[Start of Attachment]

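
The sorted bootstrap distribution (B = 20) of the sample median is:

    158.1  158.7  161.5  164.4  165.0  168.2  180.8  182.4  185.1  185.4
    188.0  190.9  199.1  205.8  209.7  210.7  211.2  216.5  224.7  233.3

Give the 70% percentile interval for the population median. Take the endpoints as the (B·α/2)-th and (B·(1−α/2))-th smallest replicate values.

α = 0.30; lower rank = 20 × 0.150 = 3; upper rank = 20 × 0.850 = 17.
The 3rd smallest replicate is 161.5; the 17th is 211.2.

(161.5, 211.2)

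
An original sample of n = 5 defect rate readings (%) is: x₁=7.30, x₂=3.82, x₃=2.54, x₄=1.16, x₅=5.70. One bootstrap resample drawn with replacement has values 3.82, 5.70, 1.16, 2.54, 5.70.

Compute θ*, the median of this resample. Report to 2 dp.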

[End of Attachment]

What the task asks> All lines above in which the word "resample" occurs should be identified and copied.

Solved problem>
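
An original sample of n = 5 defect rate readings (%) is: x₁=7.30, x₂=3.82, x₃=2.54, x₄=1.16, x₅=5.70. One bootstrap resample drawn with replacement has values 3.82, 5.70, 1.16, 2.54, 5.70.
Compute θ*, the median of this resample. Report to 2 dp.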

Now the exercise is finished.